THE PROBLEM:
The whole of the data is to be reproduced exactly.

Stored entries
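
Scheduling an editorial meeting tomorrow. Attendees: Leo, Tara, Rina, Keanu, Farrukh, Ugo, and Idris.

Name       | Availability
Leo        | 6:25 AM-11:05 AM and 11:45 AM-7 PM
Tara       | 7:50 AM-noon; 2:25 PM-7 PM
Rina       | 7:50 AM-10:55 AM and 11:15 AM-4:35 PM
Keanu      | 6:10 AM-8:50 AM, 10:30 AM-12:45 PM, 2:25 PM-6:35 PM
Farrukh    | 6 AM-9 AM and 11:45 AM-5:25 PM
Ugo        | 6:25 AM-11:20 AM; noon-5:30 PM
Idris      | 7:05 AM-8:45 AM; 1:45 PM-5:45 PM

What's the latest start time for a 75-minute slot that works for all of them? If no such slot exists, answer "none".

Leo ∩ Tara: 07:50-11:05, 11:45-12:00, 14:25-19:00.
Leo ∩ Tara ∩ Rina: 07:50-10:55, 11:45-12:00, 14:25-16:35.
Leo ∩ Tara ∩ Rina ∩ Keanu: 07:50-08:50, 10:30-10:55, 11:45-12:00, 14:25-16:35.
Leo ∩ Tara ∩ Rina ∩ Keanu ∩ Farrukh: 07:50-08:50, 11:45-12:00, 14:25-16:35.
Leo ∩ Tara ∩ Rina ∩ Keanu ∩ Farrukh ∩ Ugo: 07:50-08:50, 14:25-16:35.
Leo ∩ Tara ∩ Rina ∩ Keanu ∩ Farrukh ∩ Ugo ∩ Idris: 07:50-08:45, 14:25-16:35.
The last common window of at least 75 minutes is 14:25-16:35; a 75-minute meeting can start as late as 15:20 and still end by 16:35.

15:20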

ANSWER SECTION:
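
Scheduling an editorial meeting tomorrow. Attendees: Leo, Tara, Rina, Keanu, Farrukh, Ugo, and Idris.

Name       | Availability
Leo        | 6:25 AM-11:05 AM and 11:45 AM-7 PM
Tara       | 7:50 AM-noon; 2:25 PM-7 PM
Rina       | 7:50 AM-10:55 AM and 11:15 AM-4:35 PM
Keanu      | 6:10 AM-8:50 AM, 10:30 AM-12:45 PM, 2:25 PM-6:35 PM
Farrukh    | 6 AM-9 AM and 11:45 AM-5:25 PM
Ugo        | 6:25 AM-11:20 AM; noon-5:30 PM
Idris      | 7:05 AM-8:45 AM; 1:45 PM-5:45 PM

What's the latest start time for a 75-minute slot that works for all of them? If no such slot exists, answer "none".

Leo ∩ Tara: 07:50-11:05, 11:45-12:00, 14:25-19:00.
Leo ∩ Tara ∩ Rina: 07:50-10:55, 11:45-12:00, 14:25-16:35.
Leo ∩ Tara ∩ Rina ∩ Keanu: 07:50-08:50, 10:30-10:55, 11:45-12:00, 14:25-16:35.
Leo ∩ Tara ∩ Rina ∩ Keanu ∩ Farrukh: 07:50-08:50, 11:45-12:00, 14:25-16:35.
Leo ∩ Tara ∩ Rina ∩ Keanu ∩ Farrukh ∩ Ugo: 07:50-08:50, 14:25-16:35.
Leo ∩ Tara ∩ Rina ∩ Keanu ∩ Farrukh ∩ Ugo ∩ Idris: 07:50-08:45, 14:25-16:35.
The last common window of at least 75 minutes is 14:25-16:35; a 75-minute meeting can start as late as 15:20 and still end by 16:35.

15:20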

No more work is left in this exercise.